▶ **Material provided**
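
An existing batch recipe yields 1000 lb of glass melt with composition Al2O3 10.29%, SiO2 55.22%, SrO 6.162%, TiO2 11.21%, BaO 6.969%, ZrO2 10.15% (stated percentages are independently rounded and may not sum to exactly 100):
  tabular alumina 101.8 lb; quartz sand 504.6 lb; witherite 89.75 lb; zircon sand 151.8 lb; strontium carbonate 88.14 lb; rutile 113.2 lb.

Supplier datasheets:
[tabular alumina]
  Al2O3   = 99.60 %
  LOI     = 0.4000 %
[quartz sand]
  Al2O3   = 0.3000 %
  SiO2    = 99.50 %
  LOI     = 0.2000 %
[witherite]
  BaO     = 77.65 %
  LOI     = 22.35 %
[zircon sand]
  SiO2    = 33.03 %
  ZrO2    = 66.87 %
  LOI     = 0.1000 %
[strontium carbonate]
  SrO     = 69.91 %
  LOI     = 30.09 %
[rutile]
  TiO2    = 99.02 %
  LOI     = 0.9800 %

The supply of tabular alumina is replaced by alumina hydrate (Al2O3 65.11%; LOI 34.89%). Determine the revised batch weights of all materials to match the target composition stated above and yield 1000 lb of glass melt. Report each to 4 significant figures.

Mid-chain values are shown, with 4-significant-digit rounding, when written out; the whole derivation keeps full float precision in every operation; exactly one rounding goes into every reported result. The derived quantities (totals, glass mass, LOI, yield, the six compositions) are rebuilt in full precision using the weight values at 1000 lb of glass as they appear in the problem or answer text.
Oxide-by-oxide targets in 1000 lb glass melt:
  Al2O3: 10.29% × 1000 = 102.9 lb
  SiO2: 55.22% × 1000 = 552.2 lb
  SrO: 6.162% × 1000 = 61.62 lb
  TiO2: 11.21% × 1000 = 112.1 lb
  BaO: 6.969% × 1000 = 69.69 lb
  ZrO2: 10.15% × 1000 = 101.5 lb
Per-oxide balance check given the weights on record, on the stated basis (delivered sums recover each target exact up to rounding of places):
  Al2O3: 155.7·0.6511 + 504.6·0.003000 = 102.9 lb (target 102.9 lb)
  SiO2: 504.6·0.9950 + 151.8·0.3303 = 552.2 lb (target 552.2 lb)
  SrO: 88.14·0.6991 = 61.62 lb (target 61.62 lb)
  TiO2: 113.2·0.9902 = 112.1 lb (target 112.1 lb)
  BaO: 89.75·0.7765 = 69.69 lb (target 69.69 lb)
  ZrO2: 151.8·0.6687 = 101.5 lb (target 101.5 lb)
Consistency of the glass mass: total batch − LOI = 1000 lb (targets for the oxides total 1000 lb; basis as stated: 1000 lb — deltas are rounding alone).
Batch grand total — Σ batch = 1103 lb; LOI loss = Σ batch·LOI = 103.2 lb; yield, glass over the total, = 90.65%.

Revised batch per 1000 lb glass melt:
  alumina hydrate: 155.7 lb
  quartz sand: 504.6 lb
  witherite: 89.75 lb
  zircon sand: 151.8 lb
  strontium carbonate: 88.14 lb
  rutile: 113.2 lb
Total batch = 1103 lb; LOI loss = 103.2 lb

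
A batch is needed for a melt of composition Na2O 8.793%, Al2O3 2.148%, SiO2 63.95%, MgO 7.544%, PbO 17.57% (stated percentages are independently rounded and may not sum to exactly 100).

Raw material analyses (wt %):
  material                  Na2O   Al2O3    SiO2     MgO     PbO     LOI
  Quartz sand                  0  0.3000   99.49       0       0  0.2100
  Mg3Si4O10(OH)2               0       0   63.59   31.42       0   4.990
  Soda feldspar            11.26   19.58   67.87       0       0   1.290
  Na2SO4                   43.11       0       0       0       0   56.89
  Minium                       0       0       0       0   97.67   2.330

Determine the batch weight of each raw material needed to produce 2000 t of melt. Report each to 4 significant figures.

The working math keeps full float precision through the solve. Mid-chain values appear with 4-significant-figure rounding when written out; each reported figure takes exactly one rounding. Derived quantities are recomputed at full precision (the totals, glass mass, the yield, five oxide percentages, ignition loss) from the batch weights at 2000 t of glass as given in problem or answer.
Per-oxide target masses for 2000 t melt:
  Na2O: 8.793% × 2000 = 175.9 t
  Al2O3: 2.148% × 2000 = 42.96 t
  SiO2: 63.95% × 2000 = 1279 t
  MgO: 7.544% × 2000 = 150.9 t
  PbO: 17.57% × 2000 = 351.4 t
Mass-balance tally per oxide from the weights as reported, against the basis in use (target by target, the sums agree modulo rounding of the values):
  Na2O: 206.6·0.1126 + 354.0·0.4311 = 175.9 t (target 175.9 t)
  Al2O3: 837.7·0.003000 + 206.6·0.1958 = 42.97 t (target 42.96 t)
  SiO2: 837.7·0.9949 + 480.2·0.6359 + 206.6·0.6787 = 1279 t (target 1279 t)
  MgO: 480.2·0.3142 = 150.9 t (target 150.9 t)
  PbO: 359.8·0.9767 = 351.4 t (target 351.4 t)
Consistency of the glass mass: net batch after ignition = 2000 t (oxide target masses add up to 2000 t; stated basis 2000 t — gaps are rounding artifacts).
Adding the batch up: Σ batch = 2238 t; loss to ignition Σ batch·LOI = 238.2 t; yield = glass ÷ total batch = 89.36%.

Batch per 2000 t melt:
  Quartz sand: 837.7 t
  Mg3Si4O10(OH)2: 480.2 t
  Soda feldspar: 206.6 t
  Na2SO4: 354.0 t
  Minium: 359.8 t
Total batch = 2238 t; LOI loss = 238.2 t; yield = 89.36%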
* * *
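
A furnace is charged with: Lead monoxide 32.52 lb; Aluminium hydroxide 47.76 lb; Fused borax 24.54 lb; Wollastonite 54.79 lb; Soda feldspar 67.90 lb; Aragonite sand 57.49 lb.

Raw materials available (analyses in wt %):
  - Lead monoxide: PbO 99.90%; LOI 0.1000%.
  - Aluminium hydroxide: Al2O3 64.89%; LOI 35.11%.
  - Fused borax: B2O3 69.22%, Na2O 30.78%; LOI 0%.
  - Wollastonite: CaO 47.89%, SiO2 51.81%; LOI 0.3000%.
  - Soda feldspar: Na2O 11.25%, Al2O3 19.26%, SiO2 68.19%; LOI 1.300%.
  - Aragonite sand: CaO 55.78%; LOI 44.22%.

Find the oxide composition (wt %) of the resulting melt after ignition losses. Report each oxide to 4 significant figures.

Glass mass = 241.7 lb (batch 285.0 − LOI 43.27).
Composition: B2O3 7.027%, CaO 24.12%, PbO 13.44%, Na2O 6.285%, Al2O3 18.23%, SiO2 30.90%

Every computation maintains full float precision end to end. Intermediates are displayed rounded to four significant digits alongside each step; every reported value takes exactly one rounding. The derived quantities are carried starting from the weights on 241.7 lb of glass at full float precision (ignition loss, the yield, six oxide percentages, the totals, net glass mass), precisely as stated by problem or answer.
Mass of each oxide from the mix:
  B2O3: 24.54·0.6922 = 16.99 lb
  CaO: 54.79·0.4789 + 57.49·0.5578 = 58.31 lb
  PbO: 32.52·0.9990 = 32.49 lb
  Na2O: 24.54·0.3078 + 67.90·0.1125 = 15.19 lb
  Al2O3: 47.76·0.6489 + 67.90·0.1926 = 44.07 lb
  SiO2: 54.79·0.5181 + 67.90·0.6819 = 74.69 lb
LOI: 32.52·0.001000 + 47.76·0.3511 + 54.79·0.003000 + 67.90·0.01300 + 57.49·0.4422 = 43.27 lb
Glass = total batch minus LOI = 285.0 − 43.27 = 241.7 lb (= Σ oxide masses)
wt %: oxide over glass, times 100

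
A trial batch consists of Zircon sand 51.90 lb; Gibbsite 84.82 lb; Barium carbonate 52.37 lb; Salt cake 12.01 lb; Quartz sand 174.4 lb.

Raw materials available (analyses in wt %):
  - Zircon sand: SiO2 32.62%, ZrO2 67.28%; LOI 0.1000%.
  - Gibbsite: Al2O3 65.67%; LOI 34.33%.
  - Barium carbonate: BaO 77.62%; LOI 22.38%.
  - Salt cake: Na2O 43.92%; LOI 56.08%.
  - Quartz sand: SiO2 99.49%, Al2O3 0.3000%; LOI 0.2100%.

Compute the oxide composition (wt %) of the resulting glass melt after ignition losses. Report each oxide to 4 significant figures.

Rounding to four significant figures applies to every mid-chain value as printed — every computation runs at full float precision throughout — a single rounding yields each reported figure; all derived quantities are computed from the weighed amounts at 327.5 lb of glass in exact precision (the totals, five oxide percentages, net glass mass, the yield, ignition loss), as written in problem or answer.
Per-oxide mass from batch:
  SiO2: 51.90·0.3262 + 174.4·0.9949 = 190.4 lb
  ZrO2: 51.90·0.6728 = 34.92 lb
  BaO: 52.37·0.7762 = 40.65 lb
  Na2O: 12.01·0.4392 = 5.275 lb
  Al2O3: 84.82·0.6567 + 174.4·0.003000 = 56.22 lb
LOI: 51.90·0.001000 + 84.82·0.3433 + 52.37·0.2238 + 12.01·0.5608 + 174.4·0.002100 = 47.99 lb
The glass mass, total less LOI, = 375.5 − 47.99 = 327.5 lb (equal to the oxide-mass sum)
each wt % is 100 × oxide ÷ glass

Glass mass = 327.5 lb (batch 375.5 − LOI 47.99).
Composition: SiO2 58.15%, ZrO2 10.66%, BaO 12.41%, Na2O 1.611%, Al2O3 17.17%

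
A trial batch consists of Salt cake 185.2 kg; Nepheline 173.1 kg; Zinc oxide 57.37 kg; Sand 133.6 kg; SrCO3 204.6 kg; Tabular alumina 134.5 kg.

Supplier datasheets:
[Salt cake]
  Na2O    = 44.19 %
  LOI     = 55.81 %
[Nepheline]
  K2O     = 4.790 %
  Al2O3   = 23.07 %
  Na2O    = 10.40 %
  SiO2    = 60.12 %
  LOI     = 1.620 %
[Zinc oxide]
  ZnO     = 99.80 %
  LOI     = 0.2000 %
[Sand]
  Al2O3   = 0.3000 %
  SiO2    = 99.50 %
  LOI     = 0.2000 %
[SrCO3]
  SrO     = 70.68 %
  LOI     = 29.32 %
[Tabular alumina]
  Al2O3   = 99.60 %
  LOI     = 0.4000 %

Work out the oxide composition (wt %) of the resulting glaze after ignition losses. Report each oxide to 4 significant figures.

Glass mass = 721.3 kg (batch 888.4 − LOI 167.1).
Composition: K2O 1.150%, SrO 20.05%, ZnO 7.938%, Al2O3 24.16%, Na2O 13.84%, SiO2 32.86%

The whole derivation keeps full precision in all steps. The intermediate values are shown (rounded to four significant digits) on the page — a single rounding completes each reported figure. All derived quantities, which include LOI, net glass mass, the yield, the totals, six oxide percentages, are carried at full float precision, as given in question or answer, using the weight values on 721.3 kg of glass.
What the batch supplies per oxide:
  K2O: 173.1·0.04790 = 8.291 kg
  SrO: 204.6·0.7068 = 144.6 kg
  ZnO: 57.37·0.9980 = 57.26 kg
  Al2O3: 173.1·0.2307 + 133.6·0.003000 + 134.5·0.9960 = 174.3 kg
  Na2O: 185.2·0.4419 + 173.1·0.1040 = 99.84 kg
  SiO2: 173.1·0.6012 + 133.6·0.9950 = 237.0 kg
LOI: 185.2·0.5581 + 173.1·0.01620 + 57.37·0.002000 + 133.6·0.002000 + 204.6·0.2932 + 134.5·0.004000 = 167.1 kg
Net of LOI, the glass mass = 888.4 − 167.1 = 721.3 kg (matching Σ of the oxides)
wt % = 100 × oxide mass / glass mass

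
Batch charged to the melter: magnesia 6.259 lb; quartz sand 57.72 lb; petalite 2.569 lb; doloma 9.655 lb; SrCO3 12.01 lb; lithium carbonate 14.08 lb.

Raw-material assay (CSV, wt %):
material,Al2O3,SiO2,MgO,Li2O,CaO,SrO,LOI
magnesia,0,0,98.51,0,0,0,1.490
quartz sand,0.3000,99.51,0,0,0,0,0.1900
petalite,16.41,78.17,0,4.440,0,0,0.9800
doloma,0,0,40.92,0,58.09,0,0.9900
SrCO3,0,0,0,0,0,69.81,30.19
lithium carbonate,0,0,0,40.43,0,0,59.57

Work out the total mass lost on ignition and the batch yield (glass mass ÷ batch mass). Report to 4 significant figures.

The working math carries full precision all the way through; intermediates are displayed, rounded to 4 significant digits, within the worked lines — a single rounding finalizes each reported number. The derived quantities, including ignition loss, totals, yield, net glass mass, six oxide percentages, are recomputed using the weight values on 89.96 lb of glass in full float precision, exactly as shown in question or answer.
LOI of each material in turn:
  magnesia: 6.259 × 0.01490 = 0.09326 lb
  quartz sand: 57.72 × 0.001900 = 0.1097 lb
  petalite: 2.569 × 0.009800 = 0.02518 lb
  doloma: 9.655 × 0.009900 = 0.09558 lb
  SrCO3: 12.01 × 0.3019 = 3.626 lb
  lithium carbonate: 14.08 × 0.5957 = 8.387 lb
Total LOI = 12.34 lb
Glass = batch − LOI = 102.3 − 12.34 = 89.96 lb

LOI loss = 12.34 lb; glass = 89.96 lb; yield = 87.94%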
==
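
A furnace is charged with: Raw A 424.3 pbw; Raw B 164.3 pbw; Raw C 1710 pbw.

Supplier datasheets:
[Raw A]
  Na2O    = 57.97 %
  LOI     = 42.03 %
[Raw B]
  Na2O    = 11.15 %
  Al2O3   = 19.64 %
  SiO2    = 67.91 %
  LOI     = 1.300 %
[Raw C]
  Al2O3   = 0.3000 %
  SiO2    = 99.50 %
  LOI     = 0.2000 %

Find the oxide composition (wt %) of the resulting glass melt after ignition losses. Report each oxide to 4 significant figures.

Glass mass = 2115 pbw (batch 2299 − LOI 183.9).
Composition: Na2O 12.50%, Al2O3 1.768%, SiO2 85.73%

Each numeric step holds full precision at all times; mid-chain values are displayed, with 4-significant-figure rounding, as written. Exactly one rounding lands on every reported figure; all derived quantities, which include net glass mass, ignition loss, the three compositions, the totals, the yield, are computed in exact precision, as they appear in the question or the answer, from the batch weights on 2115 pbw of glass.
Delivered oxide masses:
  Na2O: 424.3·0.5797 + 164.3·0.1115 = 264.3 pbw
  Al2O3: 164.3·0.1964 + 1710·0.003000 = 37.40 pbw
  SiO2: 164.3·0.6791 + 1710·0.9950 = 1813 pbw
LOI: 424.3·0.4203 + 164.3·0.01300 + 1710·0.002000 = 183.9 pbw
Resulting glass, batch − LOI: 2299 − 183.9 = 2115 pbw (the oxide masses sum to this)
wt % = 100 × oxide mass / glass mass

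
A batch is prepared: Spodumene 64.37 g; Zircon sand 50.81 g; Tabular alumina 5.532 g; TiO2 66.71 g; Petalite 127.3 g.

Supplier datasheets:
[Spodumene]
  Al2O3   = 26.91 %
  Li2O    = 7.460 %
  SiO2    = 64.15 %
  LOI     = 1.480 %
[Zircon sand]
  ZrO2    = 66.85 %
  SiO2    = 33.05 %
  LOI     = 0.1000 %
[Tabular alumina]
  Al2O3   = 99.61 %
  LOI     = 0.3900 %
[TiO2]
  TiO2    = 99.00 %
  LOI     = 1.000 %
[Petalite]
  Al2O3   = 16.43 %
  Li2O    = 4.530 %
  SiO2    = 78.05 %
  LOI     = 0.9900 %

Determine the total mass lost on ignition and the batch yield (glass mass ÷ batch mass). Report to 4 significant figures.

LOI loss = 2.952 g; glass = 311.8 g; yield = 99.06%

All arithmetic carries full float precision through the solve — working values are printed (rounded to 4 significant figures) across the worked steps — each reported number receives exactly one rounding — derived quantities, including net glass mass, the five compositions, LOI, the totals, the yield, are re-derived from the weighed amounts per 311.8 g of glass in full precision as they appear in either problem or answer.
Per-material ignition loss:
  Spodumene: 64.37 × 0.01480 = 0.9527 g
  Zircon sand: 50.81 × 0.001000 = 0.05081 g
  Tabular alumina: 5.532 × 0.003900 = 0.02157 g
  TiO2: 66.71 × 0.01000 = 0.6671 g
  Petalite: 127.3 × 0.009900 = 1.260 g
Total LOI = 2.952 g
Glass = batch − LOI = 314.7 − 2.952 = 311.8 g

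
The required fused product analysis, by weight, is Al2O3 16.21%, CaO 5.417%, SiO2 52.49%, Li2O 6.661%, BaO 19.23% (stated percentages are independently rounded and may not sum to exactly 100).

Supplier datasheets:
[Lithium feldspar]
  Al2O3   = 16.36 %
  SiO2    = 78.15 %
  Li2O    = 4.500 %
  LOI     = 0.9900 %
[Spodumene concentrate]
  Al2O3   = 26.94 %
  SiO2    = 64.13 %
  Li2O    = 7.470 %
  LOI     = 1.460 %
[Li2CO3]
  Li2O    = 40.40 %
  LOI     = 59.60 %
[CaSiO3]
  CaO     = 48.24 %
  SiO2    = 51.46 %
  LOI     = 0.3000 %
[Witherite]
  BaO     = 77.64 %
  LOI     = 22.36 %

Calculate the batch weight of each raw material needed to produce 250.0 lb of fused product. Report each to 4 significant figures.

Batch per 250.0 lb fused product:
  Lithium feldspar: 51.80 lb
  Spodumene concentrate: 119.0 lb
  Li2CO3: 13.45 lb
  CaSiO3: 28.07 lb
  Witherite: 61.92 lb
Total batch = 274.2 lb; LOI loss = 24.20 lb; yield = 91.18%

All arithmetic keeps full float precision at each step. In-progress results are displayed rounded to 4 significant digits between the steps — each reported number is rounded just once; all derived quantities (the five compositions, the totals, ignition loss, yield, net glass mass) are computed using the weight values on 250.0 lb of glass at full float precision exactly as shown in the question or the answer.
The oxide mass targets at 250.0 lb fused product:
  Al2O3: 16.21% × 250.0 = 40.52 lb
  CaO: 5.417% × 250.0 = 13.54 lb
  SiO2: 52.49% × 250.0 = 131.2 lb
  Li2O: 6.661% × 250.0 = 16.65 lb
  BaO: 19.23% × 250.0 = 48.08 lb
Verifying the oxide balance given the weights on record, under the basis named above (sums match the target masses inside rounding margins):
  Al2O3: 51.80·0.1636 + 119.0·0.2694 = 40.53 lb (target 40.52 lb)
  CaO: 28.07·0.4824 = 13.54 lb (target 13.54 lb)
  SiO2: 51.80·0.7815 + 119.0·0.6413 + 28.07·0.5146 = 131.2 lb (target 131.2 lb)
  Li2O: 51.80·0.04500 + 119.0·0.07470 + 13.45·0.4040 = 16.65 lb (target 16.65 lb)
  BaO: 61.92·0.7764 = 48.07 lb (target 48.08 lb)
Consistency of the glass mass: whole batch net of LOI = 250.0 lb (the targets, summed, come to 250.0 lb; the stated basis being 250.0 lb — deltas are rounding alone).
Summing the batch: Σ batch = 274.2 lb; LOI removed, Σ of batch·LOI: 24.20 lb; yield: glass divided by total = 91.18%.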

▶ **What the task asks**
When you find a line in the records that contains the word "monoxide", copy it.

▶ **Answer below**
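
A furnace is charged with: Lead monoxide 32.52 lb; Aluminium hydroxide 47.76 lb; Fused borax 24.54 lb; Wollastonite 54.79 lb; Soda feldspar 67.90 lb; Aragonite sand 57.49 lb.
  - Lead monoxide: PbO 99.90%; LOI 0.1000%.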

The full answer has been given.